--- Exercise data ---
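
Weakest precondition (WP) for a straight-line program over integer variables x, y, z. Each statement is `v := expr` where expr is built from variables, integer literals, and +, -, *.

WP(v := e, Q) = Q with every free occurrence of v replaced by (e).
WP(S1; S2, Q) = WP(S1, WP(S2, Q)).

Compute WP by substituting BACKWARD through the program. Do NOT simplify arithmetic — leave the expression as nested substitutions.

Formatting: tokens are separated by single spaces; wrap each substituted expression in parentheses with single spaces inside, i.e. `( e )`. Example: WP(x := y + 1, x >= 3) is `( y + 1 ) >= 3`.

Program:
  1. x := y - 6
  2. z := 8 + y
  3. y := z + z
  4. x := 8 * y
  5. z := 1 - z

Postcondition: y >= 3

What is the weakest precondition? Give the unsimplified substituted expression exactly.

Answer: ( ( 8 + y ) + ( 8 + y ) ) >= 3

Derivation:
post: y >= 3
stmt 5: z := 1 - z  -- replace 0 occurrence(s) of z with (1 - z)
  => y >= 3
stmt 4: x := 8 * y  -- replace 0 occurrence(s) of x with (8 * y)
  => y >= 3
stmt 3: y := z + z  -- replace 1 occurrence(s) of y with (z + z)
  => ( z + z ) >= 3
stmt 2: z := 8 + y  -- replace 2 occurrence(s) of z with (8 + y)
  => ( ( 8 + y ) + ( 8 + y ) ) >= 3
stmt 1: x := y - 6  -- replace 0 occurrence(s) of x with (y - 6)
  => ( ( 8 + y ) + ( 8 + y ) ) >= 3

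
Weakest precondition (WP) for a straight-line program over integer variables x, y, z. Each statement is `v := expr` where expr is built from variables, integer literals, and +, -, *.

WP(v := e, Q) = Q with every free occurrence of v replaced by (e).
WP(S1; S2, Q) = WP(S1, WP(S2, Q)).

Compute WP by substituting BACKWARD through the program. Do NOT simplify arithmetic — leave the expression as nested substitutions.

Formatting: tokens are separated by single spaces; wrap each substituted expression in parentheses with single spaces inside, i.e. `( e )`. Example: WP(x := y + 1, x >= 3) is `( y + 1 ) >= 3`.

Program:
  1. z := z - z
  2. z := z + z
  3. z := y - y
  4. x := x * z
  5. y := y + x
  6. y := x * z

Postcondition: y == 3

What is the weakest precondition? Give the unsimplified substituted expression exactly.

post: y == 3
stmt 6: y := x * z  -- replace 1 occurrence(s) of y with (x * z)
  => ( x * z ) == 3
stmt 5: y := y + x  -- replace 0 occurrence(s) of y with (y + x)
  => ( x * z ) == 3
stmt 4: x := x * z  -- replace 1 occurrence(s) of x with (x * z)
  => ( ( x * z ) * z ) == 3
stmt 3: z := y - y  -- replace 2 occurrence(s) of z with (y - y)
  => ( ( x * ( y - y ) ) * ( y - y ) ) == 3
stmt 2: z := z + z  -- replace 0 occurrence(s) of z with (z + z)
  => ( ( x * ( y - y ) ) * ( y - y ) ) == 3
stmt 1: z := z - z  -- replace 0 occurrence(s) of z with (z - z)
  => ( ( x * ( y - y ) ) * ( y - y ) ) == 3

Answer: ( ( x * ( y - y ) ) * ( y - y ) ) == 3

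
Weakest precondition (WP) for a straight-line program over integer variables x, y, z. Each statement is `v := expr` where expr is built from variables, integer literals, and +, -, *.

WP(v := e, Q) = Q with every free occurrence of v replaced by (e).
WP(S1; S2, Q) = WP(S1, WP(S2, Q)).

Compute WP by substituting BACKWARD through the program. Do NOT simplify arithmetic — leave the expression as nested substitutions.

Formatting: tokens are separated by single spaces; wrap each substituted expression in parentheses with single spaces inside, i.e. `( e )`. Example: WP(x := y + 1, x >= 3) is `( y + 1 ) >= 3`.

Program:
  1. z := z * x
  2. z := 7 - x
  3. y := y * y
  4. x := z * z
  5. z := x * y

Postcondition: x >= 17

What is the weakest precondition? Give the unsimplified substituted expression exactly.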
---
What the task asks — Copy out every record exactly; leave nothing out.

Answer to this problem —
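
Weakest precondition (WP) for a straight-line program over integer variables x, y, z. Each statement is `v := expr` where expr is built from variables, integer literals, and +, -, *.

WP(v := e, Q) = Q with every free occurrence of v replaced by (e).
WP(S1; S2, Q) = WP(S1, WP(S2, Q)).

Compute WP by substituting BACKWARD through the program. Do NOT simplify arithmetic — leave the expression as nested substitutions.

Formatting: tokens are separated by single spaces; wrap each substituted expression in parentheses with single spaces inside, i.e. `( e )`. Example: WP(x := y + 1, x >= 3) is `( y + 1 ) >= 3`.

Program:
  1. x := y - 6
  2. z := 8 + y
  3. y := z + z
  4. x := 8 * y
  5. z := 1 - z

Postcondition: y >= 3

What is the weakest precondition? Give the unsimplified substituted expression exactly.

Answer: ( ( 8 + y ) + ( 8 + y ) ) >= 3

Derivation:
post: y >= 3
stmt 5: z := 1 - z  -- replace 0 occurrence(s) of z with (1 - z)
  => y >= 3
stmt 4: x := 8 * y  -- replace 0 occurrence(s) of x with (8 * y)
  => y >= 3
stmt 3: y := z + z  -- replace 1 occurrence(s) of y with (z + z)
  => ( z + z ) >= 3
stmt 2: z := 8 + y  -- replace 2 occurrence(s) of z with (8 + y)
  => ( ( 8 + y ) + ( 8 + y ) ) >= 3
stmt 1: x := y - 6  -- replace 0 occurrence(s) of x with (y - 6)
  => ( ( 8 + y ) + ( 8 + y ) ) >= 3

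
Weakest precondition (WP) for a straight-line program over integer variables x, y, z. Each statement is `v := expr` where expr is built from variables, integer literals, and +, -, *.

WP(v := e, Q) = Q with every free occurrence of v replaced by (e).
WP(S1; S2, Q) = WP(S1, WP(S2, Q)).

Compute WP by substituting BACKWARD through the program. Do NOT simplify arithmetic — leave the expression as nested substitutions.

Formatting: tokens are separated by single spaces; wrap each substituted expression in parentheses with single spaces inside, i.e. `( e )`. Example: WP(x := y + 1, x >= 3) is `( y + 1 ) >= 3`.

Program:
  1. z := z - z
  2. z := z + z
  3. z := y - y
  4. x := x * z
  5. y := y + x
  6. y := x * z

Postcondition: y == 3

What is the weakest precondition? Give the unsimplified substituted expression exactly.

post: y == 3
stmt 6: y := x * z  -- replace 1 occurrence(s) of y with (x * z)
  => ( x * z ) == 3
stmt 5: y := y + x  -- replace 0 occurrence(s) of y with (y + x)
  => ( x * z ) == 3
stmt 4: x := x * z  -- replace 1 occurrence(s) of x with (x * z)
  => ( ( x * z ) * z ) == 3
stmt 3: z := y - y  -- replace 2 occurrence(s) of z with (y - y)
  => ( ( x * ( y - y ) ) * ( y - y ) ) == 3
stmt 2: z := z + z  -- replace 0 occurrence(s) of z with (z + z)
  => ( ( x * ( y - y ) ) * ( y - y ) ) == 3
stmt 1: z := z - z  -- replace 0 occurrence(s) of z with (z - z)
  => ( ( x * ( y - y ) ) * ( y - y ) ) == 3

Answer: ( ( x * ( y - y ) ) * ( y - y ) ) == 3

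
Weakest precondition (WP) for a straight-line program over integer variables x, y, z. Each statement is `v := expr` where expr is built from variables, integer literals, and +, -, *.

WP(v := e, Q) = Q with every free occurrence of v replaced by (e).
WP(S1; S2, Q) = WP(S1, WP(S2, Q)).

Compute WP by substituting BACKWARD through the program. Do NOT simplify arithmetic — leave the expression as nested substitutions.

Formatting: tokens are separated by single spaces; wrap each substituted expression in parentheses with single spaces inside, i.e. `( e )`. Example: WP(x := y + 1, x >= 3) is `( y + 1 ) >= 3`.

Program:
  1. z := z * x
  2. z := 7 - x
  3. y := y * y
  4. x := z * z
  5. z := x * y

Postcondition: x >= 17

What is the weakest precondition? Give the unsimplified substituted expression exactly.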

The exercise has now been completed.